▸ Brief: Return, from the data that follows, each line that holds the word "floor".

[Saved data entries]
>>>

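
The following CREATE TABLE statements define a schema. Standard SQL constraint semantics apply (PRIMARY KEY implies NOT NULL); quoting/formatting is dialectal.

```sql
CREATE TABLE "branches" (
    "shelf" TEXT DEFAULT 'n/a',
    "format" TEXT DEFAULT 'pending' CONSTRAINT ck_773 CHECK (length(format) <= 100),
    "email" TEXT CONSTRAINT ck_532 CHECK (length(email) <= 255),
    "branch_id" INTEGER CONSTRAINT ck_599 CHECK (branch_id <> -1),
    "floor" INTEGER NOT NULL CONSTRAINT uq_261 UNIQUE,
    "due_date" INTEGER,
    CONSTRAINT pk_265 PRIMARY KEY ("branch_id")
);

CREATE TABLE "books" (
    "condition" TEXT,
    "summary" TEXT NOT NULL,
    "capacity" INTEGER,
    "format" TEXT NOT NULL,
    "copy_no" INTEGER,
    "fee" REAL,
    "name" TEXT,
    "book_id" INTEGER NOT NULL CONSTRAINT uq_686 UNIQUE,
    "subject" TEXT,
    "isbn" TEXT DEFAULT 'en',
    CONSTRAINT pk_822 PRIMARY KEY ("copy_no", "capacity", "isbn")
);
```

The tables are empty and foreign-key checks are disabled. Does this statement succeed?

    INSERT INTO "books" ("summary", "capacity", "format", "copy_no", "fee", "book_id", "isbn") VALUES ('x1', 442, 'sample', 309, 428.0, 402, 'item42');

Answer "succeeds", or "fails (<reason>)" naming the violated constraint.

succeeds

NOT NULL columns: book_id is supplied; capacity is supplied; copy_no is supplied; format is supplied; isbn is supplied; summary is supplied.
No constraint is violated.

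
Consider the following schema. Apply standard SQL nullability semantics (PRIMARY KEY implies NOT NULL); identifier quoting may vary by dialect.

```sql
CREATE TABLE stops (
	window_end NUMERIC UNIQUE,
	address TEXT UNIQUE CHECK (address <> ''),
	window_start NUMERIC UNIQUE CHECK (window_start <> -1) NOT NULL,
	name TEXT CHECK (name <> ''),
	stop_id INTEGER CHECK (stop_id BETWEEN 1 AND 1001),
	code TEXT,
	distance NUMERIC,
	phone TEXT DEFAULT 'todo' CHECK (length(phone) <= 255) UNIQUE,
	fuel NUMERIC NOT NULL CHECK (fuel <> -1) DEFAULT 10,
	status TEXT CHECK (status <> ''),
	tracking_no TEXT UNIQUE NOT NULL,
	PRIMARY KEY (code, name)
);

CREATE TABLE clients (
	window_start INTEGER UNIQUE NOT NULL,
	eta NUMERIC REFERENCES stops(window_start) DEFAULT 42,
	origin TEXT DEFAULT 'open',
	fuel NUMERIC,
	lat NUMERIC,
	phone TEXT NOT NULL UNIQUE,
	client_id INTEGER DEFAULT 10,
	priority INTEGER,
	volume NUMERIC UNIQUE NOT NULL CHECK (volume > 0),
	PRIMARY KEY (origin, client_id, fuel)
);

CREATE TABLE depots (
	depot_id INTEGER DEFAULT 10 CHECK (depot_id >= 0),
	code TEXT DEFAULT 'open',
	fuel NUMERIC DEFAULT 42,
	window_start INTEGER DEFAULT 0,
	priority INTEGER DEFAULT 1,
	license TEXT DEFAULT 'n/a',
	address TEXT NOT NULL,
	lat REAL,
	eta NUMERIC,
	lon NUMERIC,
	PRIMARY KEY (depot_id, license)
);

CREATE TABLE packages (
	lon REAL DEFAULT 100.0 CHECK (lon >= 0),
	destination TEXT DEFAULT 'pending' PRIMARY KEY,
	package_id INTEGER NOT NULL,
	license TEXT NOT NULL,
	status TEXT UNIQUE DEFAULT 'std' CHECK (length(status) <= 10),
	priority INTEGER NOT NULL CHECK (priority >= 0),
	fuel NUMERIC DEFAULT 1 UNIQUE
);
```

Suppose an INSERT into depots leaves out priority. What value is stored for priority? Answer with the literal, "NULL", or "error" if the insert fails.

1

priority has an explicit DEFAULT 1.
When the column is omitted from an INSERT, that default is used.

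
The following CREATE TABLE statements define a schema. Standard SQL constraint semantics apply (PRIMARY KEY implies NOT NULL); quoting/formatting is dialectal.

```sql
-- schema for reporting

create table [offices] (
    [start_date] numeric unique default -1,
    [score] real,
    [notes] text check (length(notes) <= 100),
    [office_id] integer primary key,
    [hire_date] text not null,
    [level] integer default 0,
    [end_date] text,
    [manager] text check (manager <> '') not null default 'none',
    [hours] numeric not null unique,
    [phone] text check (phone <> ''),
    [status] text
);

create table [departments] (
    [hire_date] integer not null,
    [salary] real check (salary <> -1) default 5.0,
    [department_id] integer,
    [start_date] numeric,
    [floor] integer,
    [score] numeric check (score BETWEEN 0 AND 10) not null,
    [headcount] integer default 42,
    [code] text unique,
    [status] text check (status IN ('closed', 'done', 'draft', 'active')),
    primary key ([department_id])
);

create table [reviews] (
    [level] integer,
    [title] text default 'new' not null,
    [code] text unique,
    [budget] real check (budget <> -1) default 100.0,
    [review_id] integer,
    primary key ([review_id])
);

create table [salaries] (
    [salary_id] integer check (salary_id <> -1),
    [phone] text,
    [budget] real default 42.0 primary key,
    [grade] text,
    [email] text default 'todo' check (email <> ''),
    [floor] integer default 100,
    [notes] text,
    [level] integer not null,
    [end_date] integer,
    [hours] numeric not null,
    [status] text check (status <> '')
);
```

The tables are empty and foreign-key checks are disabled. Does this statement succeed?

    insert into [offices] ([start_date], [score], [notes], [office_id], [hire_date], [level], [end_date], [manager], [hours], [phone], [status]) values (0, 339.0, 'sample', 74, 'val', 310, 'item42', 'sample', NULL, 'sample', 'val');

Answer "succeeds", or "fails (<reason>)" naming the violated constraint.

hours is explicitly set to NULL, but hours is declared NOT NULL.

fails (NOT NULL on hours)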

<<<

▸ Final answer:
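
    "floor" INTEGER NOT NULL CONSTRAINT uq_261 UNIQUE,
    [floor] integer,
    [floor] integer default 100,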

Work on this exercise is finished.